* **TASK TO CARRY OUT**
Each entry needs to be retyped exactly.

* **INPUT FOR THIS TASK**
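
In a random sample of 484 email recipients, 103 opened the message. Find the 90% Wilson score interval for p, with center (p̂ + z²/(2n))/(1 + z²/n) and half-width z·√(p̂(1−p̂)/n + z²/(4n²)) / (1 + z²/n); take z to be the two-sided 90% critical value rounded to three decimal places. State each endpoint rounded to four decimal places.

p̂ = 103/484 = 0.21281; z = 1.645, so z² = 2.706025.
1 + z²/n = 1.005591.
Center = (0.21281 + 0.002795)/1.005591 = 0.21441.
Radicand: p̂(1−p̂)/n + z²/(4n²) = 0.000346120 + 0.000002888 = 0.000349008.
Half-width = z·√(radicand)/denom = 1.645·0.018682/1.005591 = 0.03056.
Interval: 0.21441 ± 0.03056 → (0.1838, 0.2450).

(0.1838, 0.2450)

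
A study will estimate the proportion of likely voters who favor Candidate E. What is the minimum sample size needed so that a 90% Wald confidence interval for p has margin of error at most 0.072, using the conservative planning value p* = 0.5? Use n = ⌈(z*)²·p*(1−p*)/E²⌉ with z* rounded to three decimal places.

n = 131

For 90% confidence, z* = 1.645.
p*(1−p*) = 0.50·0.50 = 0.2500.
Required n before rounding: 2.706025 × 0.2500 / 0.072² = 130.499.
Rounding up, n = 131.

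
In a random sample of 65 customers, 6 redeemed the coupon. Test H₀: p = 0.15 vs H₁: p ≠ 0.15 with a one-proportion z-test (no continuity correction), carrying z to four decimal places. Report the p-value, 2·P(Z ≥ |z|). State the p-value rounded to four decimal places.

p-value = 0.1927

With x = 6 successes in n = 65, p̂ = 0.09231.
Null standard error: √(0.15·0.85/65) = √0.001961538 = 0.044289.
z = (p̂ − p₀)/SE = (6/65 − 0.15)/0.044289 ≈ -1.3026.
p-value = 2·P(Z ≥ |z|) with z = -1.3026 → 0.1927.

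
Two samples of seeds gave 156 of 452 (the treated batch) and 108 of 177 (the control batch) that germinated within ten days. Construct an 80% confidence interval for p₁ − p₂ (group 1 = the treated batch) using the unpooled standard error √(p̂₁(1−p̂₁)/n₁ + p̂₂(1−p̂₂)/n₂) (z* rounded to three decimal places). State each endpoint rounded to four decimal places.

p̂₁ = 0.34513, p̂₂ = 0.61017, so the observed difference is -0.26504.
Unpooled SE = √(p̂₁(1−p̂₁)/n₁ + p̂₂(1−p̂₂)/n₂) = √(0.000500036 + 0.001343857) = 0.042941.
For 80% confidence, z* = 1.282. Margin = 1.282·0.042941 = 0.05505.
So the interval runs from -0.3201 to -0.2100.

(-0.3201, -0.2100)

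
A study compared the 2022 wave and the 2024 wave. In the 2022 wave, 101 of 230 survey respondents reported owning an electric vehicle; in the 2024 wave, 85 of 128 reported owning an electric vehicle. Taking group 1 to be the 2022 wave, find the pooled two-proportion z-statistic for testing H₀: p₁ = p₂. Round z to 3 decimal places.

p̂₁ = 101/230 = 0.43913, p̂₂ = 85/128 = 0.66406.
Pooling: p̂ = 186/358 = 0.51955.
Pooled SE = √[0.2496177·0.01216033] ≈ 0.055095.
z = -0.22493/0.055095 = -4.083.

z = -4.083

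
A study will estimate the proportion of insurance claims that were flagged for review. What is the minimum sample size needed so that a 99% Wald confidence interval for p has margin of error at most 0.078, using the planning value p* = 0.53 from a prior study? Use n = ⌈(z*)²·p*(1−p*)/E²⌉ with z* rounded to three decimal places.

The 99% critical value is z* = 2.576.
p*(1−p*) = 0.2491.
(z*)²·p*(1−p*)/E² = 6.635776·0.2491/0.006084 = 271.692.
⌈271.692⌉ = 272.

n = 272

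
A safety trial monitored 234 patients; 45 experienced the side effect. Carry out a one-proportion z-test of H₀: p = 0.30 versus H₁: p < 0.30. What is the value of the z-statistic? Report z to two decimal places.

The sample proportion is 45/234 = 0.19231.
Null standard error: √(0.30·0.70/234) = √0.000897436 = 0.029957.
Test statistic: z = -0.10769/0.029957 = -3.59.

z = -3.59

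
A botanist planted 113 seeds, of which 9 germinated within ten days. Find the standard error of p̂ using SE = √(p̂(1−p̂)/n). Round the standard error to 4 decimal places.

SE = 0.0255

With x = 9 successes in n = 113, p̂ = 0.07965.
p̂(1−p̂) = 0.073306.
SE = √(0.073306/113) = 0.0255.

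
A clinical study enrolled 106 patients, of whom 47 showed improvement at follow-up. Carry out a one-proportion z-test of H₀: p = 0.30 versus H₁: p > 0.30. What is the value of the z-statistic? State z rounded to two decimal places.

The sample proportion is 47/106 = 0.44340.
Null standard error: √(0.30·0.70/106) = √0.001981132 = 0.044510.
z = (p̂ − p₀)/SE = (0.44340 − 0.30)/0.044510 = 3.22.

z = 3.22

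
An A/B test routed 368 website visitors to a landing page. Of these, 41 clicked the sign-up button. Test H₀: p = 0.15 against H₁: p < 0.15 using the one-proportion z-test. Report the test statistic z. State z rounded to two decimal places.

Sample proportion p̂ = 41/368 = 0.11141.
Null standard error: √(0.15·0.85/368) = √0.000346467 = 0.018614.
Test statistic: z = -0.03859/0.018614 = -2.07.

z = -2.07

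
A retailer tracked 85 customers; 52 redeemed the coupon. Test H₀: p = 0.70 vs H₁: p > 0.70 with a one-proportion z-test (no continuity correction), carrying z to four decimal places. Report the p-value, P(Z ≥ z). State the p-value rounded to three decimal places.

p-value = 0.962

Sample proportion p̂ = 52/85 = 0.61176.
SE₀ = √(0.70·0.30/85) = 0.049705.
z = (p̂ − p₀)/SE = (52/85 − 0.70)/0.049705 ≈ -1.7752.
p-value = P(Z ≥ z) with z = -1.7752 → 0.962.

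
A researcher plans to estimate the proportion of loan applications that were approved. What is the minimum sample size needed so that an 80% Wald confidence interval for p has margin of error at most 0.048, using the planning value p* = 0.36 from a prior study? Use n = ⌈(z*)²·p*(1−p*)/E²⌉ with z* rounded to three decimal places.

z* = 1.282 at the 80% level.
p*(1−p*) = 0.36·0.64 = 0.2304.
(z*)²·p*(1−p*)/E² = 1.643524·0.2304/0.002304 = 164.352.
Rounding up, n = 165.

n = 165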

* **WRITTEN SOLUTION**
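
In a random sample of 484 email recipients, 103 opened the message. Find the 90% Wilson score interval for p, with center (p̂ + z²/(2n))/(1 + z²/n) and half-width z·√(p̂(1−p̂)/n + z²/(4n²)) / (1 + z²/n); take z to be the two-sided 90% critical value rounded to three decimal places. State each endpoint rounded to four decimal places.

p̂ = 103/484 = 0.21281; z = 1.645, so z² = 2.706025.
1 + z²/n = 1.005591.
Center = (0.21281 + 0.002795)/1.005591 = 0.21441.
Radicand: p̂(1−p̂)/n + z²/(4n²) = 0.000346120 + 0.000002888 = 0.000349008.
Half-width = z·√(radicand)/denom = 1.645·0.018682/1.005591 = 0.03056.
Interval: 0.21441 ± 0.03056 → (0.1838, 0.2450).

(0.1838, 0.2450)

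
A study will estimate the proportion of likely voters who favor Candidate E. What is the minimum sample size needed so that a 90% Wald confidence interval for p has margin of error at most 0.072, using the conservative planning value p* = 0.5? Use n = ⌈(z*)²·p*(1−p*)/E²⌉ with z* rounded to three decimal places.

n = 131

For 90% confidence, z* = 1.645.
p*(1−p*) = 0.50·0.50 = 0.2500.
Required n before rounding: 2.706025 × 0.2500 / 0.072² = 130.499.
Rounding up, n = 131.

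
In a random sample of 65 customers, 6 redeemed the coupon. Test H₀: p = 0.15 vs H₁: p ≠ 0.15 with a one-proportion z-test (no continuity correction), carrying z to four decimal places. Report the p-value, 2·P(Z ≥ |z|). State the p-value rounded to four decimal places.

p-value = 0.1927

With x = 6 successes in n = 65, p̂ = 0.09231.
Null standard error: √(0.15·0.85/65) = √0.001961538 = 0.044289.
z = (p̂ − p₀)/SE = (6/65 − 0.15)/0.044289 ≈ -1.3026.
p-value = 2·P(Z ≥ |z|) with z = -1.3026 → 0.1927.

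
Two samples of seeds gave 156 of 452 (the treated batch) and 108 of 177 (the control batch) that germinated within ten days. Construct an 80% confidence interval for p₁ − p₂ (group 1 = the treated batch) using the unpooled standard error √(p̂₁(1−p̂₁)/n₁ + p̂₂(1−p̂₂)/n₂) (z* rounded to three decimal places). State each endpoint rounded to four decimal places.

p̂₁ = 0.34513, p̂₂ = 0.61017, so the observed difference is -0.26504.
Unpooled SE = √(p̂₁(1−p̂₁)/n₁ + p̂₂(1−p̂₂)/n₂) = √(0.000500036 + 0.001343857) = 0.042941.
For 80% confidence, z* = 1.282. Margin = 1.282·0.042941 = 0.05505.
So the interval runs from -0.3201 to -0.2100.

(-0.3201, -0.2100)

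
A study compared the 2022 wave and the 2024 wave. In the 2022 wave, 101 of 230 survey respondents reported owning an electric vehicle; in the 2024 wave, 85 of 128 reported owning an electric vehicle. Taking group 1 to be the 2022 wave, find the pooled two-proportion z-statistic for testing H₀: p₁ = p₂. Round z to 3 decimal places.

p̂₁ = 101/230 = 0.43913, p̂₂ = 85/128 = 0.66406.
Pooling: p̂ = 186/358 = 0.51955.
Pooled SE = √[0.2496177·0.01216033] ≈ 0.055095.
z = -0.22493/0.055095 = -4.083.

z = -4.083

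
A study will estimate the proportion of insurance claims that were flagged for review. What is the minimum sample size needed so that a 99% Wald confidence interval for p has margin of error at most 0.078, using the planning value p* = 0.53 from a prior study? Use n = ⌈(z*)²·p*(1−p*)/E²⌉ with z* rounded to three decimal places.

The 99% critical value is z* = 2.576.
p*(1−p*) = 0.2491.
(z*)²·p*(1−p*)/E² = 6.635776·0.2491/0.006084 = 271.692.
⌈271.692⌉ = 272.

n = 272

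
A safety trial monitored 234 patients; 45 experienced the side effect. Carry out a one-proportion z-test of H₀: p = 0.30 versus H₁: p < 0.30. What is the value of the z-statistic? Report z to two decimal places.

The sample proportion is 45/234 = 0.19231.
Null standard error: √(0.30·0.70/234) = √0.000897436 = 0.029957.
Test statistic: z = -0.10769/0.029957 = -3.59.

z = -3.59

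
A botanist planted 113 seeds, of which 9 germinated within ten days. Find the standard error of p̂ using SE = √(p̂(1−p̂)/n). Round the standard error to 4 decimal places.

SE = 0.0255

With x = 9 successes in n = 113, p̂ = 0.07965.
p̂(1−p̂) = 0.073306.
SE = √(0.073306/113) = 0.0255.

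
A clinical study enrolled 106 patients, of whom 47 showed improvement at follow-up. Carry out a one-proportion z-test of H₀: p = 0.30 versus H₁: p > 0.30. What is the value of the z-statistic? State z rounded to two decimal places.

The sample proportion is 47/106 = 0.44340.
Null standard error: √(0.30·0.70/106) = √0.001981132 = 0.044510.
z = (p̂ − p₀)/SE = (0.44340 − 0.30)/0.044510 = 3.22.

z = 3.22

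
An A/B test routed 368 website visitors to a landing page. Of these, 41 clicked the sign-up button. Test H₀: p = 0.15 against H₁: p < 0.15 using the one-proportion z-test. Report the test statistic z. State z rounded to two decimal places.

Sample proportion p̂ = 41/368 = 0.11141.
Null standard error: √(0.15·0.85/368) = √0.000346467 = 0.018614.
Test statistic: z = -0.03859/0.018614 = -2.07.

z = -2.07

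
A retailer tracked 85 customers; 52 redeemed the coupon. Test H₀: p = 0.70 vs H₁: p > 0.70 with a one-proportion z-test (no continuity correction), carrying z to four decimal places. Report the p-value, P(Z ≥ z). State the p-value rounded to three decimal places.

p-value = 0.962

Sample proportion p̂ = 52/85 = 0.61176.
SE₀ = √(0.70·0.30/85) = 0.049705.
z = (p̂ − p₀)/SE = (52/85 − 0.70)/0.049705 ≈ -1.7752.
p-value = P(Z ≥ z) with z = -1.7752 → 0.962.

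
A researcher plans to estimate the proportion of loan applications that were approved. What is the minimum sample size needed so that an 80% Wald confidence interval for p has margin of error at most 0.048, using the planning value p* = 0.36 from a prior study? Use n = ⌈(z*)²·p*(1−p*)/E²⌉ with z* rounded to three decimal places.

z* = 1.282 at the 80% level.
p*(1−p*) = 0.36·0.64 = 0.2304.
(z*)²·p*(1−p*)/E² = 1.643524·0.2304/0.002304 = 164.352.
Rounding up, n = 165.

n = 165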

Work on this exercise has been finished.